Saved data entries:
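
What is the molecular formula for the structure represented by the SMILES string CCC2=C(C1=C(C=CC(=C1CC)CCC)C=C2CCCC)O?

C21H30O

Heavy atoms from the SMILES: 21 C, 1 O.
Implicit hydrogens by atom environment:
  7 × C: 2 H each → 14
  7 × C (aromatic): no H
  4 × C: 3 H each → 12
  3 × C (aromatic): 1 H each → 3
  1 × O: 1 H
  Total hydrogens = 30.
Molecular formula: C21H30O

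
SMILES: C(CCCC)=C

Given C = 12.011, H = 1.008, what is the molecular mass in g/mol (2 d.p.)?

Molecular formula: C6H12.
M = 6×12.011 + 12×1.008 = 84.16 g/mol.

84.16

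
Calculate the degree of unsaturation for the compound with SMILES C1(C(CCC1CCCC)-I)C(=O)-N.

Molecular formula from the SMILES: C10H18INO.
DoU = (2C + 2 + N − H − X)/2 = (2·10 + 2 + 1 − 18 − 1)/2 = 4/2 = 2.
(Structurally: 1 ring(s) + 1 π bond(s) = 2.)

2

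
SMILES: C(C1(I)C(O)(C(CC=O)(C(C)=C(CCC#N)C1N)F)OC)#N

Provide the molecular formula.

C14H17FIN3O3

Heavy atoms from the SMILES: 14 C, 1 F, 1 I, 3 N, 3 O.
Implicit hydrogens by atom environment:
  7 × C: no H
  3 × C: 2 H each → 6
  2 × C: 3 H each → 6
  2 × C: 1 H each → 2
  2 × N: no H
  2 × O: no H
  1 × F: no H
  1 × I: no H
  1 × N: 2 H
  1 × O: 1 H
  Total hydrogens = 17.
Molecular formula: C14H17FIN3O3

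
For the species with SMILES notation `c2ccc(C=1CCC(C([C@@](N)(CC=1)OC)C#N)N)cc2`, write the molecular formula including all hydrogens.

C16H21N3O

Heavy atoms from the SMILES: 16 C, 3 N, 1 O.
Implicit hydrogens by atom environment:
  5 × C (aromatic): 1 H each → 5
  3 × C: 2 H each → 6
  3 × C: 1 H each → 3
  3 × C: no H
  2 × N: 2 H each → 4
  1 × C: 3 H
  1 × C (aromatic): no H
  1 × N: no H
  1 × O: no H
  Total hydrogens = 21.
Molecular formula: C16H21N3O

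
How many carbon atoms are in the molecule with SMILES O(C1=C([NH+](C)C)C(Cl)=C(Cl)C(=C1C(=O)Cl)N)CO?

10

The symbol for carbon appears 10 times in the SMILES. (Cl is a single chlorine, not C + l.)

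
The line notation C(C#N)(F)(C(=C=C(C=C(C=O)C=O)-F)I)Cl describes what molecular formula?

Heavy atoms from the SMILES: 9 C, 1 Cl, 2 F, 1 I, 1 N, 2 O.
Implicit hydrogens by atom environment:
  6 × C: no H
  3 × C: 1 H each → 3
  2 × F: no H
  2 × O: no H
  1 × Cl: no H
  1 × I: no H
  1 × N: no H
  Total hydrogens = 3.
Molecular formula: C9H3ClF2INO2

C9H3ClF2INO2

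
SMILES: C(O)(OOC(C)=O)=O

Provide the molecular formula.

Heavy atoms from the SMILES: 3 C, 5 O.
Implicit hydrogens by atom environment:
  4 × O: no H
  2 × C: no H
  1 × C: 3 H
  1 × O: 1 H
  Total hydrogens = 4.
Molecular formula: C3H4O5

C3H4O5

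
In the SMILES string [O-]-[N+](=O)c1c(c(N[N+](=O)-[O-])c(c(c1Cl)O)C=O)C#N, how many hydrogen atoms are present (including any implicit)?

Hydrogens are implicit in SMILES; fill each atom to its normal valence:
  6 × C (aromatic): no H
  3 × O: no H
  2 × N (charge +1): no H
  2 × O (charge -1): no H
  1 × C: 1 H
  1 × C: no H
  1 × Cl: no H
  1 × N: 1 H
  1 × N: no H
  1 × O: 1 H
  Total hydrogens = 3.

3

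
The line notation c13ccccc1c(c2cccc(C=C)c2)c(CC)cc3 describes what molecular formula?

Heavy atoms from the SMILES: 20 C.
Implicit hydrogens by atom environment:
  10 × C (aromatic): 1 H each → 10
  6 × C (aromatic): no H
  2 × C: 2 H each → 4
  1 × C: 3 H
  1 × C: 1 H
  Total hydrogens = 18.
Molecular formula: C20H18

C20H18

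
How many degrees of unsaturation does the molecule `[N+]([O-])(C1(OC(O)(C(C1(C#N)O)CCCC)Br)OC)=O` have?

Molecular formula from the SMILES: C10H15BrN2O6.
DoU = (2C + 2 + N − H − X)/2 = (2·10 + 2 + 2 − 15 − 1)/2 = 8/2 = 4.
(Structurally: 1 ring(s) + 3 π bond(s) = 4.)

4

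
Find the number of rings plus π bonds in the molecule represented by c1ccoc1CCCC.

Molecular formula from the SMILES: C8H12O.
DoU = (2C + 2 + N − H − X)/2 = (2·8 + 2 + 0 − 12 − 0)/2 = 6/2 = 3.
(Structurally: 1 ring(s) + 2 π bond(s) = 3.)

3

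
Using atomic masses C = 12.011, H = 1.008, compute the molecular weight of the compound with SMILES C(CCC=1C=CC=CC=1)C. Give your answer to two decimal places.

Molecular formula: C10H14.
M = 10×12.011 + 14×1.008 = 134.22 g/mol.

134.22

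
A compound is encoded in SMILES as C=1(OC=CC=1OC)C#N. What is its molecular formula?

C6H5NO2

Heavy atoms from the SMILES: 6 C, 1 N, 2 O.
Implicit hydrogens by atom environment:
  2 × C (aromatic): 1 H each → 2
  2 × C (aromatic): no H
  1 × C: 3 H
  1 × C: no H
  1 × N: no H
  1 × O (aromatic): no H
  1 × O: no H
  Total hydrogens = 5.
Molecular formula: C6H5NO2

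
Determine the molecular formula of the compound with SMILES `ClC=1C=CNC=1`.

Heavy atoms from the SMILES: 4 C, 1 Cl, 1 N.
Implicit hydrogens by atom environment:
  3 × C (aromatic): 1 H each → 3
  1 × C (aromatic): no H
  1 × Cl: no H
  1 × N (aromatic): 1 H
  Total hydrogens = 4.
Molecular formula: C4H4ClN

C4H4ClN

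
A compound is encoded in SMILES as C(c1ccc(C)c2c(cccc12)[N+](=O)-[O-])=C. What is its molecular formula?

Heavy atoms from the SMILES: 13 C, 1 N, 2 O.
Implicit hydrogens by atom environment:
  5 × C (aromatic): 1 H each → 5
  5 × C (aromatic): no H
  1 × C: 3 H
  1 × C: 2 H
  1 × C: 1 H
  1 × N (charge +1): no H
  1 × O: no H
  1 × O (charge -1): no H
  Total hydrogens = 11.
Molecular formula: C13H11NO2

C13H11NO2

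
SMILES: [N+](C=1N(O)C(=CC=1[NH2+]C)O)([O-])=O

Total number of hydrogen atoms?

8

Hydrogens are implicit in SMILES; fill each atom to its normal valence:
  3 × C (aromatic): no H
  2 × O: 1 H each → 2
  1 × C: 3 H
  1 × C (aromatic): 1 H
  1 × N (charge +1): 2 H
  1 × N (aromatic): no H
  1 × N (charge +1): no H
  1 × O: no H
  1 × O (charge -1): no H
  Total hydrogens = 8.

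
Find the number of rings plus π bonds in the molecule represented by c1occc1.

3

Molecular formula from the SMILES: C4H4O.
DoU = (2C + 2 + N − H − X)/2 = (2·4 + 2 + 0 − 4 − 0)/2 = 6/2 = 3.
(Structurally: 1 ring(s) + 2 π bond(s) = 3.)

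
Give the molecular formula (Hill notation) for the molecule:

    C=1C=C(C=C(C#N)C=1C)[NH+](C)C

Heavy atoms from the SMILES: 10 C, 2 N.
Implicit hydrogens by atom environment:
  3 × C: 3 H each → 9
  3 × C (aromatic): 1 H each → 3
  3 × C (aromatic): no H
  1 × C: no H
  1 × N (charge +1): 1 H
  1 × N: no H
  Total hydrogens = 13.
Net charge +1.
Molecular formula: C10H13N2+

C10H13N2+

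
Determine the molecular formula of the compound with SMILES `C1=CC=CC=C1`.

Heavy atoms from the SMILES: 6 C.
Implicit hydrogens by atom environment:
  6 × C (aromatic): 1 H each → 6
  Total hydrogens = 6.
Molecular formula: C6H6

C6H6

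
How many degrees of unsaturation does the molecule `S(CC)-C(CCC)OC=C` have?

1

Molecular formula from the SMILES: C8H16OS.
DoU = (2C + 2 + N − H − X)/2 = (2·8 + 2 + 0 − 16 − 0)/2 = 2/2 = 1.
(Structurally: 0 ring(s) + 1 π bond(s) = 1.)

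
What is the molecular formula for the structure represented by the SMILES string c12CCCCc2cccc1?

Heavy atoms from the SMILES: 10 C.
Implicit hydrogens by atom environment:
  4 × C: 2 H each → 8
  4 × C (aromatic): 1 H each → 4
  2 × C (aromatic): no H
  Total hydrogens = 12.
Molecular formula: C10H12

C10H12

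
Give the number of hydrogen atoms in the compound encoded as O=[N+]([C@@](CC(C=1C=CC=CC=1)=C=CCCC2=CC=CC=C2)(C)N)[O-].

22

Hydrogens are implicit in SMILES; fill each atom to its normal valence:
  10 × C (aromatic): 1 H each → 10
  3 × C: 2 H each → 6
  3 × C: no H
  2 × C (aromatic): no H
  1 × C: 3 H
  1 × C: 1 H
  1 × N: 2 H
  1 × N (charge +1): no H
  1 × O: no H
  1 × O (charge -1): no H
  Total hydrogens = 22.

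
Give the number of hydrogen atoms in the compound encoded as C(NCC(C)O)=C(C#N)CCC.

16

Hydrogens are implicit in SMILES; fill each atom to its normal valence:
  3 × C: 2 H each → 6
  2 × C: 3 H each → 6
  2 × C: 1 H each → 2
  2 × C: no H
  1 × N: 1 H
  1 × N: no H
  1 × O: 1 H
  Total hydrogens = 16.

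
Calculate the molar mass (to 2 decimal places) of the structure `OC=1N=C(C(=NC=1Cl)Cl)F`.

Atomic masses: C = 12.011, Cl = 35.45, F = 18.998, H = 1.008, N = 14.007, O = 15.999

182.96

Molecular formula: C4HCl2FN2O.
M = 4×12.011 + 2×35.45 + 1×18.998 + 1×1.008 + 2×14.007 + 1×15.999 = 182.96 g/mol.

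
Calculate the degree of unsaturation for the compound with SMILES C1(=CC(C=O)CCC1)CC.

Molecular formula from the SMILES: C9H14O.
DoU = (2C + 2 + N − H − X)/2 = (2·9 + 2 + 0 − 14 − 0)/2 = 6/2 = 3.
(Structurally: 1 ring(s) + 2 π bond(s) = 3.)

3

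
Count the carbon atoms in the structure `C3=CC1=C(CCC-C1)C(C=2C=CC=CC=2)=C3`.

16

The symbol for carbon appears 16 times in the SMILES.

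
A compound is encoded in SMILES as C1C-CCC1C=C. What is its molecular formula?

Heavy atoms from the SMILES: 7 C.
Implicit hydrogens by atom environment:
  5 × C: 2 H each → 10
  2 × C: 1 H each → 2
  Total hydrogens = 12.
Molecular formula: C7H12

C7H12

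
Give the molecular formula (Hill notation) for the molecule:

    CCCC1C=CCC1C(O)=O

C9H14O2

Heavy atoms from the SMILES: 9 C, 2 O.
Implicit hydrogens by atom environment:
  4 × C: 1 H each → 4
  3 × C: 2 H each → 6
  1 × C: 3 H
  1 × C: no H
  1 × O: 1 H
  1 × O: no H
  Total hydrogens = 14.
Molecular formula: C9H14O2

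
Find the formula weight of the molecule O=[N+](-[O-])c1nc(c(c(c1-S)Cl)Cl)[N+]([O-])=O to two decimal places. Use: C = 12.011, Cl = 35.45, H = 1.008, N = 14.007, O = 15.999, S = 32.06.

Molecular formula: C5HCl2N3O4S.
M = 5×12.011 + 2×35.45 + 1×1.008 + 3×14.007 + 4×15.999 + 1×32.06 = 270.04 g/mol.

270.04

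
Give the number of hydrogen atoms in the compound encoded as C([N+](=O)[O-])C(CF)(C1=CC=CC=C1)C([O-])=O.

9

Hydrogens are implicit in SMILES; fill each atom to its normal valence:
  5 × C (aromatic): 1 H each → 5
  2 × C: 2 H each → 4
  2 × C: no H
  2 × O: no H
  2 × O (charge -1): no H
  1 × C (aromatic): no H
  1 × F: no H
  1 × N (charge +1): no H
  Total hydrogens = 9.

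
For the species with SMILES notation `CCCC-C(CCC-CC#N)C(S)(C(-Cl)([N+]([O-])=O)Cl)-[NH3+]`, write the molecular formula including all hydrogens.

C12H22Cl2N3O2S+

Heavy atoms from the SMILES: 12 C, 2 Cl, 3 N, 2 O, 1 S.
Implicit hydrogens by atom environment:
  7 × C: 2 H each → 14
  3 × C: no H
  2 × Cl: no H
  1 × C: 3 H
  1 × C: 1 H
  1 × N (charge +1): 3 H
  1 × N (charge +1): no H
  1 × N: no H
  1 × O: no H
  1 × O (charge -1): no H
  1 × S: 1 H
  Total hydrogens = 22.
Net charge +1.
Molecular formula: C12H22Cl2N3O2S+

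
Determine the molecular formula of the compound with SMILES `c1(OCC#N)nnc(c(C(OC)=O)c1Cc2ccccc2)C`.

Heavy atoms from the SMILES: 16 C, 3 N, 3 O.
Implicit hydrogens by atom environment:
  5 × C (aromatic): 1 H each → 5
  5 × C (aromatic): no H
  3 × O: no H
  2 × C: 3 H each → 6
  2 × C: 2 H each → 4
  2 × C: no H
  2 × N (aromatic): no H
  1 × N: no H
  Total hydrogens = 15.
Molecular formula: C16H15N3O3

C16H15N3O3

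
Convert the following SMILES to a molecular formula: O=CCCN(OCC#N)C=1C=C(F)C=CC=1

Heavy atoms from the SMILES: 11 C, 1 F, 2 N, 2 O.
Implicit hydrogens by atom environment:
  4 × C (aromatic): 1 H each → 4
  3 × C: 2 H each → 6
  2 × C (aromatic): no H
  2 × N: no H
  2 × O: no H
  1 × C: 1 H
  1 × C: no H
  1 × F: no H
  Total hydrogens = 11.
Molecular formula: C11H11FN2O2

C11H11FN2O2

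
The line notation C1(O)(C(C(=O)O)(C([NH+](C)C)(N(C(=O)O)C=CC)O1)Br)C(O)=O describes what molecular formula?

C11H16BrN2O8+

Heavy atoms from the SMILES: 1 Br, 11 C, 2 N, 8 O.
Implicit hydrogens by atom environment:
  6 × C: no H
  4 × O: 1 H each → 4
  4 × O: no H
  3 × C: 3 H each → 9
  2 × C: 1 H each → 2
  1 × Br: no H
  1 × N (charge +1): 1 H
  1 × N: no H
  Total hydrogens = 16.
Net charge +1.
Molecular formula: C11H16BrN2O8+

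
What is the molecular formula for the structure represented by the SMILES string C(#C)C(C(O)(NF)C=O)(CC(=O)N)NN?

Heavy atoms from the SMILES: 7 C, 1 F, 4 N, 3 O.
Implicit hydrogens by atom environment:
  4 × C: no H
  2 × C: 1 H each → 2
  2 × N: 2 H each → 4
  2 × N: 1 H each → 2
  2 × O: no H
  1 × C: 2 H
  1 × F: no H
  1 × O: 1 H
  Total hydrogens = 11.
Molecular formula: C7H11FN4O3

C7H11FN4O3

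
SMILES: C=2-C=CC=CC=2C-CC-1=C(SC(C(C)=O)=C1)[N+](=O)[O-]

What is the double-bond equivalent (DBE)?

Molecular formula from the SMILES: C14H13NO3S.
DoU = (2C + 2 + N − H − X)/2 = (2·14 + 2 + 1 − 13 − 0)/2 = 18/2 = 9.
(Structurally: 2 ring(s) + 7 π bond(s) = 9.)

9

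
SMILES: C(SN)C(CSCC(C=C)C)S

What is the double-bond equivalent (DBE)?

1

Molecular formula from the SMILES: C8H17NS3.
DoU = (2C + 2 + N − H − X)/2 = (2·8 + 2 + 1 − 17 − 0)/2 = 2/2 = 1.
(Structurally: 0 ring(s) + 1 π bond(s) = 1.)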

What you need to do: Repeat the lines from the first one in the records through the line containing "SMILES: C(O)(OOC(C)=O)=O", exactly as written, and nothing else.

Task result:
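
What is the molecular formula for the structure represented by the SMILES string CCC2=C(C1=C(C=CC(=C1CC)CCC)C=C2CCCC)O?

C21H30O

Heavy atoms from the SMILES: 21 C, 1 O.
Implicit hydrogens by atom environment:
  7 × C: 2 H each → 14
  7 × C (aromatic): no H
  4 × C: 3 H each → 12
  3 × C (aromatic): 1 H each → 3
  1 × O: 1 H
  Total hydrogens = 30.
Molecular formula: C21H30O

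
SMILES: C(CCCC)=C

Given C = 12.011, H = 1.008, what is the molecular mass in g/mol (2 d.p.)?

Molecular formula: C6H12.
M = 6×12.011 + 12×1.008 = 84.16 g/mol.

84.16

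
Calculate the degree of unsaturation for the compound with SMILES C1(C(CCC1CCCC)-I)C(=O)-N.

Molecular formula from the SMILES: C10H18INO.
DoU = (2C + 2 + N − H − X)/2 = (2·10 + 2 + 1 − 18 − 1)/2 = 4/2 = 2.
(Structurally: 1 ring(s) + 1 π bond(s) = 2.)

2

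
SMILES: C(C1(I)C(O)(C(CC=O)(C(C)=C(CCC#N)C1N)F)OC)#N

Provide the molecular formula.

C14H17FIN3O3

Heavy atoms from the SMILES: 14 C, 1 F, 1 I, 3 N, 3 O.
Implicit hydrogens by atom environment:
  7 × C: no H
  3 × C: 2 H each → 6
  2 × C: 3 H each → 6
  2 × C: 1 H each → 2
  2 × N: no H
  2 × O: no H
  1 × F: no H
  1 × I: no H
  1 × N: 2 H
  1 × O: 1 H
  Total hydrogens = 17.
Molecular formula: C14H17FIN3O3

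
For the species with SMILES notation `c2ccc(C=1CCC(C([C@@](N)(CC=1)OC)C#N)N)cc2`, write the molecular formula including all hydrogens.

C16H21N3O

Heavy atoms from the SMILES: 16 C, 3 N, 1 O.
Implicit hydrogens by atom environment:
  5 × C (aromatic): 1 H each → 5
  3 × C: 2 H each → 6
  3 × C: 1 H each → 3
  3 × C: no H
  2 × N: 2 H each → 4
  1 × C: 3 H
  1 × C (aromatic): no H
  1 × N: no H
  1 × O: no H
  Total hydrogens = 21.
Molecular formula: C16H21N3O

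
How many carbon atoms are in the molecule with SMILES O(C1=C([NH+](C)C)C(Cl)=C(Cl)C(=C1C(=O)Cl)N)CO?

10

The symbol for carbon appears 10 times in the SMILES. (Cl is a single chlorine, not C + l.)

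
The line notation C(C#N)(F)(C(=C=C(C=C(C=O)C=O)-F)I)Cl describes what molecular formula?

Heavy atoms from the SMILES: 9 C, 1 Cl, 2 F, 1 I, 1 N, 2 O.
Implicit hydrogens by atom environment:
  6 × C: no H
  3 × C: 1 H each → 3
  2 × F: no H
  2 × O: no H
  1 × Cl: no H
  1 × I: no H
  1 × N: no H
  Total hydrogens = 3.
Molecular formula: C9H3ClF2INO2

C9H3ClF2INO2

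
SMILES: C(O)(OOC(C)=O)=O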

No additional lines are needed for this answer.